*What you are asked to do*. Could you return the lines below exactly, from the first line up to and including the line that holds "Payoffs to the maximizer (who"?

*Entries provided*.
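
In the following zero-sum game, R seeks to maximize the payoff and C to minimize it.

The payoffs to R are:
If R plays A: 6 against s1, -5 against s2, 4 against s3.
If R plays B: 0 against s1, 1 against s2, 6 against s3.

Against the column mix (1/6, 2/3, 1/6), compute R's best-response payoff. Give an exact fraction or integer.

5/3

A: (6)·(1/6) + (-5)·(2/3) + (4)·(1/6) = -5/3.
B: (0)·(1/6) + (1)·(2/3) + (6)·(1/6) = 5/3.
The best pure response is B with expected payoff 5/3.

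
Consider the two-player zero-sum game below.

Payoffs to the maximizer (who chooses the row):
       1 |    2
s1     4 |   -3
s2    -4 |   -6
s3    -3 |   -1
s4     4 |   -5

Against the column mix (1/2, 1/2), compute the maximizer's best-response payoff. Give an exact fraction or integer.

1/2

s1: (4)·(1/2) + (-3)·(1/2) = 1/2.
s2: (-4)·(1/2) + (-6)·(1/2) = -5.
s3: (-3)·(1/2) + (-1)·(1/2) = -2.
s4: (4)·(1/2) + (-5)·(1/2) = -1/2.
The best pure response is s1 with expected payoff 1/2.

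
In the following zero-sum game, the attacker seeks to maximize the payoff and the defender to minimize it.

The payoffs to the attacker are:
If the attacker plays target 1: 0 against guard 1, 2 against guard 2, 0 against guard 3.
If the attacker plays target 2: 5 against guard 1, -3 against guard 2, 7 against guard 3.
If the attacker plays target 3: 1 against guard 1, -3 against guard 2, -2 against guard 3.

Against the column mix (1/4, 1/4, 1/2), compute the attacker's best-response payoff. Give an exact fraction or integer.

4

target 1: (0)·(1/4) + (2)·(1/4) + (0)·(1/2) = 1/2.
target 2: (5)·(1/4) + (-3)·(1/4) + (7)·(1/2) = 4.
target 3: (1)·(1/4) + (-3)·(1/4) + (-2)·(1/2) = -3/2.
The best pure response is target 2 with expected payoff 4.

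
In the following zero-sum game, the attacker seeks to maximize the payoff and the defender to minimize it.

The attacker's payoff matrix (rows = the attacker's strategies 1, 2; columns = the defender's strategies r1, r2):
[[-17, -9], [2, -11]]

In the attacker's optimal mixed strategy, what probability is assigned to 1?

Row minima are -17 and -11, so the attacker's maximin is -11; column maxima are 2 and -9, so the defender's minimax is -9. These differ, so the equilibrium is in mixed strategies.
Let the attacker play 1 with probability p. The defender is indifferent when −17p + 2(1−p) = −9p − 11(1−p), giving p = 13/21.

13/21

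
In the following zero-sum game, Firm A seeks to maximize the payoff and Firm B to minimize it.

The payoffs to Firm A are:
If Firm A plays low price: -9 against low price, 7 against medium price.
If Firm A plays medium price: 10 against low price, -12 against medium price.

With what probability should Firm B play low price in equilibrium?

1/2

Row minima are -9 and -12, so Firm A's maximin is -9; column maxima are 10 and 7, so Firm B's minimax is 7. These differ, so the equilibrium is in mixed strategies.
Let Firm B play low price with probability q. Firm A is indifferent when −9q + 7(1−q) = 10q − 12(1−q), giving q = 1/2.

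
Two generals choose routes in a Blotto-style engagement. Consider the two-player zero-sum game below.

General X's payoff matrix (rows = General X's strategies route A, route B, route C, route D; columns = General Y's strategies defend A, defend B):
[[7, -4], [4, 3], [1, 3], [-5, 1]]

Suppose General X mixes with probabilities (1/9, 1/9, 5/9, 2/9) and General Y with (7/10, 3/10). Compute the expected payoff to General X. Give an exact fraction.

Against (7/10, 3/10), each row's expected payoff is route A: 37/10; route B: 37/10; route C: 8/5; route D: -16/5.
Taking the (1/9, 1/9, 5/9, 2/9)-weighted average: (1/9)·(37/10) + (1/9)·(37/10) + (5/9)·(8/5) + (2/9)·(-16/5) = 1.

1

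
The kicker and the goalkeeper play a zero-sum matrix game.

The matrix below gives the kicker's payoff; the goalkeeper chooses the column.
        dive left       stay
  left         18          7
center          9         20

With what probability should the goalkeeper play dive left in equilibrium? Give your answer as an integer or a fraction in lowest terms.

13/22

Row minima are 7 and 9, so the kicker's maximin is 9; column maxima are 18 and 20, so the goalkeeper's minimax is 18. These differ, so the equilibrium is in mixed strategies.
Let the goalkeeper play dive left with probability q. The kicker is indifferent when 18q + 7(1−q) = 9q + 20(1−q), giving q = 13/22.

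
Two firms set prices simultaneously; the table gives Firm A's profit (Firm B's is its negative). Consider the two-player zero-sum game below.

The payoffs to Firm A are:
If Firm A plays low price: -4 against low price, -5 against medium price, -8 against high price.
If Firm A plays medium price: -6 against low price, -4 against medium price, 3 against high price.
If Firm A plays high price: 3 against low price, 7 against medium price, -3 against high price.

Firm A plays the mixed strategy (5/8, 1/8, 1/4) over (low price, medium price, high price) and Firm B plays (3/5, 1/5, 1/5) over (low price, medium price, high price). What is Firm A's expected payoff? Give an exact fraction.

Against (3/5, 1/5, 1/5), each row's expected payoff is low price: -5; medium price: -19/5; high price: 13/5.
Taking the (5/8, 1/8, 1/4)-weighted average: (5/8)·(-5) + (1/8)·(-19/5) + (1/4)·(13/5) = -59/20.

-59/20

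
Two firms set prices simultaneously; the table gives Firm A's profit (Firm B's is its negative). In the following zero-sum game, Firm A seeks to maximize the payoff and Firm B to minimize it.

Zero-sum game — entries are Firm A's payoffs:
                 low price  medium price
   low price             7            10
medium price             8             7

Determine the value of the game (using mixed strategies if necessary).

31/4

Row minima are 7 and 7, so Firm A's maximin is 7; column maxima are 8 and 10, so Firm B's minimax is 8. These differ, so the equilibrium is in mixed strategies.
Let Firm A play low price with probability p. Firm B is indifferent when 7p + 8(1−p) = 10p + 7(1−p), giving p = 1/4.
Let Firm B play low price with probability q. Firm A is indifferent when 7q + 10(1−q) = 8q + 7(1−q), giving q = 3/4.
The value is 7·(3/4) + (10)·(1/4) = 31/4.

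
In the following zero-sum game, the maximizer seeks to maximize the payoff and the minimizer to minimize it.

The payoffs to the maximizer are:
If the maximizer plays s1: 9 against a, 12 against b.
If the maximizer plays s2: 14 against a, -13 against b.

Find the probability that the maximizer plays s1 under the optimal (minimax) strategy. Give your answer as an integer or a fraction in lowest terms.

9/10

Row minima are 9 and -13, so the maximizer's maximin is 9; column maxima are 14 and 12, so the minimizer's minimax is 12. These differ, so the equilibrium is in mixed strategies.
Let the maximizer play s1 with probability p. The minimizer is indifferent when 9p + 14(1−p) = 12p − 13(1−p), giving p = 9/10.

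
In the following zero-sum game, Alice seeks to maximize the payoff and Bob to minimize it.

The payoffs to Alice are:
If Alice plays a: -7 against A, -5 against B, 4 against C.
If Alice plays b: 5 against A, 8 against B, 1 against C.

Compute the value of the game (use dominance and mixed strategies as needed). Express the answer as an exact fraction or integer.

Column B is strictly dominated by A for Bob (it gives Alice more in every row).
The remaining 2×2 game on (a, b) × (A, C) has no saddle point. Let Alice play a with probability p; indifference gives −7p + 5(1−p) = 4p + (1−p), so p = 4/15.
Similarly Bob's optimal q on A is 1/5, and the value is -7·(1/5) + (4)·(4/5) = 9/5.

9/5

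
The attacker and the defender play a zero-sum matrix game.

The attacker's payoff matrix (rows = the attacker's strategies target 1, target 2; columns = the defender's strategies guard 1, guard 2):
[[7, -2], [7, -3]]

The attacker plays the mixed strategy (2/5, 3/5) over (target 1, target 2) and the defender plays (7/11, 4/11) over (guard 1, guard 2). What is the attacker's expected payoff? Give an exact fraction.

193/55

Against (7/11, 4/11), each row's expected payoff is target 1: 41/11; target 2: 37/11.
Taking the (2/5, 3/5)-weighted average: (2/5)·(41/11) + (3/5)·(37/11) = 193/55.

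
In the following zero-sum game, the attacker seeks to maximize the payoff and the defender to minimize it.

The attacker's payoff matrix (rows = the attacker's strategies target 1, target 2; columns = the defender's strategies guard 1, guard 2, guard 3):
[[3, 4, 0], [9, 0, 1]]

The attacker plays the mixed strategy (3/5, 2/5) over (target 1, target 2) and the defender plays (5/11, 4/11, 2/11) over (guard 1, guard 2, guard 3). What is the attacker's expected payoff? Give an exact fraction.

Against (5/11, 4/11, 2/11), each row's expected payoff is target 1: 31/11; target 2: 47/11.
Taking the (3/5, 2/5)-weighted average: (3/5)·(31/11) + (2/5)·(47/11) = 17/5.

17/5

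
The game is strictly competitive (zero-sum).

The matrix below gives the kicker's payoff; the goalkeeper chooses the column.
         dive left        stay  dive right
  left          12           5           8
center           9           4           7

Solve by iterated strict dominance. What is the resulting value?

5

Column dive right is strictly dominated by stay for the goalkeeper (5<8, 4<7); eliminate dive right.
Column dive left is strictly dominated by stay for the goalkeeper (5<12, 4<9); eliminate dive left.
Row center is strictly dominated by row left (5>4); eliminate center.
Only (left, stay) remains, with payoff 5.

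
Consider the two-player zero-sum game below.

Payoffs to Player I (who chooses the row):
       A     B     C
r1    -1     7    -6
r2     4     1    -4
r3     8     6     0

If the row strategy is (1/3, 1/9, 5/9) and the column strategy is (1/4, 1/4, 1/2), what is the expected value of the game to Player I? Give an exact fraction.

Against (1/4, 1/4, 1/2), each row's expected payoff is r1: -3/2; r2: -3/4; r3: 7/2.
Taking the (1/3, 1/9, 5/9)-weighted average: (1/3)·(-3/2) + (1/9)·(-3/4) + (5/9)·(7/2) = 49/36.

49/36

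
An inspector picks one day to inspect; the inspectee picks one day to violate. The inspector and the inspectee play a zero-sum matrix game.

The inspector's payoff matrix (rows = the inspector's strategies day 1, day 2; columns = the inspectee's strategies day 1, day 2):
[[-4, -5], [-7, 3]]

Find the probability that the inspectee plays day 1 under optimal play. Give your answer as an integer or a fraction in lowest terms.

Row minima are -5 and -7, so the inspector's maximin is -5; column maxima are -4 and 3, so the inspectee's minimax is -4. These differ, so the equilibrium is in mixed strategies.
Let the inspectee play day 1 with probability q. The inspector is indifferent when −4q − 5(1−q) = −7q + 3(1−q), giving q = 8/11.

8/11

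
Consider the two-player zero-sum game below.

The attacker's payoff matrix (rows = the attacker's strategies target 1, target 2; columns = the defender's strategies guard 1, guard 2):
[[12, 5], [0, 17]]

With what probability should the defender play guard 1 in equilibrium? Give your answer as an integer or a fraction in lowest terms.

1/2

Row minima are 5 and 0, so the attacker's maximin is 5; column maxima are 12 and 17, so the defender's minimax is 12. These differ, so the equilibrium is in mixed strategies.
Let the defender play guard 1 with probability q. The attacker is indifferent when 12q + 5(1−q) = 17(1−q), giving q = 1/2.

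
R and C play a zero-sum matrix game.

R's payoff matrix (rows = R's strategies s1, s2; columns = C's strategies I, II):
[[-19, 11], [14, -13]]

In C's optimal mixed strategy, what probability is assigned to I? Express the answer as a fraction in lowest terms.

Row minima are -19 and -13, so R's maximin is -13; column maxima are 14 and 11, so C's minimax is 11. These differ, so the equilibrium is in mixed strategies.
Let C play I with probability q. R is indifferent when −19q + 11(1−q) = 14q − 13(1−q), giving q = 8/19.

8/19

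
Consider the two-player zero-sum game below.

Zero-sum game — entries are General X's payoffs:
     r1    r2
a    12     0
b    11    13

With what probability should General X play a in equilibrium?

1/7

Row minima are 0 and 11, so General X's maximin is 11; column maxima are 12 and 13, so General Y's minimax is 12. These differ, so the equilibrium is in mixed strategies.
Let General X play a with probability p. General Y is indifferent when 12p + 11(1−p) = 13(1−p), giving p = 1/7.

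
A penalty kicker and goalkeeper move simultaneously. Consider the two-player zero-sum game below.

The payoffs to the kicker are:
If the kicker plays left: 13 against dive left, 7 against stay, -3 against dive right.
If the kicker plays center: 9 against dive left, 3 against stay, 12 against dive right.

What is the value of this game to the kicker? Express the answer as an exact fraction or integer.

Column dive left is strictly dominated by stay for the goalkeeper (it gives the kicker more in every row).
The remaining 2×2 game on (left, center) × (stay, dive right) has no saddle point. Let the kicker play left with probability p; indifference gives 7p + 3(1−p) = −3p + 12(1−p), so p = 9/19.
Similarly the goalkeeper's optimal q on stay is 15/19, and the value is 7·(15/19) + (-3)·(4/19) = 93/19.

93/19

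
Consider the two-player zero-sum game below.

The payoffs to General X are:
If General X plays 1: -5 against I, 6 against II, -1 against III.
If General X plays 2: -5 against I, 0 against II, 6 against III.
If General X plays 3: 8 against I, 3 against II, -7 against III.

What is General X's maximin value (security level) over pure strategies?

The worst-case payoff for each row is 1: -5, 2: -5, 3: -7.
The best of these is -5.

-5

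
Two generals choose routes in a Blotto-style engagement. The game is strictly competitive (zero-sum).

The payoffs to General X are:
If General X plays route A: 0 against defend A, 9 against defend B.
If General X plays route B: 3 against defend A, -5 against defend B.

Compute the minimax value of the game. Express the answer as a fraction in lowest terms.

27/17

Row minima are 0 and -5, so General X's maximin is 0; column maxima are 3 and 9, so General Y's minimax is 3. These differ, so the equilibrium is in mixed strategies.
Let General X play route A with probability p. General Y is indifferent when 3(1−p) = 9p − 5(1−p), giving p = 8/17.
Let General Y play defend A with probability q. General X is indifferent when 9(1−q) = 3q − 5(1−q), giving q = 14/17.
The value is 0·(14/17) + (9)·(3/17) = 27/17.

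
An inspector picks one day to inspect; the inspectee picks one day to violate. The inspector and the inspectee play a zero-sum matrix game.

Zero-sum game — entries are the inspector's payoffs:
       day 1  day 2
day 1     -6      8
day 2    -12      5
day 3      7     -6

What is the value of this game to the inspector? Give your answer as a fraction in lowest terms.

Row day 2 is strictly dominated by row day 1, so the inspector never plays it.
The remaining 2×2 game on (day 1, day 3) × (day 1, day 2) has no saddle point. Let the inspector play day 1 with probability p; indifference gives −6p + 7(1−p) = 8p − 6(1−p), so p = 13/27.
Similarly the inspectee's optimal q on day 1 is 14/27, and the value is -6·(14/27) + (8)·(13/27) = 20/27.

20/27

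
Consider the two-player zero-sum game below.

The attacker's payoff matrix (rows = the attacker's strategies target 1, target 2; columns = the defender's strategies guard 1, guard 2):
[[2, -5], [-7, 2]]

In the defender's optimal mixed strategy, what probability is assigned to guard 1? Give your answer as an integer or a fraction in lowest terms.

7/16

Row minima are -5 and -7, so the attacker's maximin is -5; column maxima are 2 and 2, so the defender's minimax is 2. These differ, so the equilibrium is in mixed strategies.
Let the defender play guard 1 with probability q. The attacker is indifferent when 2q − 5(1−q) = −7q + 2(1−q), giving q = 7/16.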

*Exercise output*.
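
In the following zero-sum game, R seeks to maximize the payoff and C to minimize it.

The payoffs to R are:
If R plays A: 6 against s1, -5 against s2, 4 against s3.
If R plays B: 0 against s1, 1 against s2, 6 against s3.

Against the column mix (1/6, 2/3, 1/6), compute R's best-response payoff. Give an exact fraction or integer.

5/3

A: (6)·(1/6) + (-5)·(2/3) + (4)·(1/6) = -5/3.
B: (0)·(1/6) + (1)·(2/3) + (6)·(1/6) = 5/3.
The best pure response is B with expected payoff 5/3.

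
Consider the two-player zero-sum game below.

Payoffs to the maximizer (who chooses the row):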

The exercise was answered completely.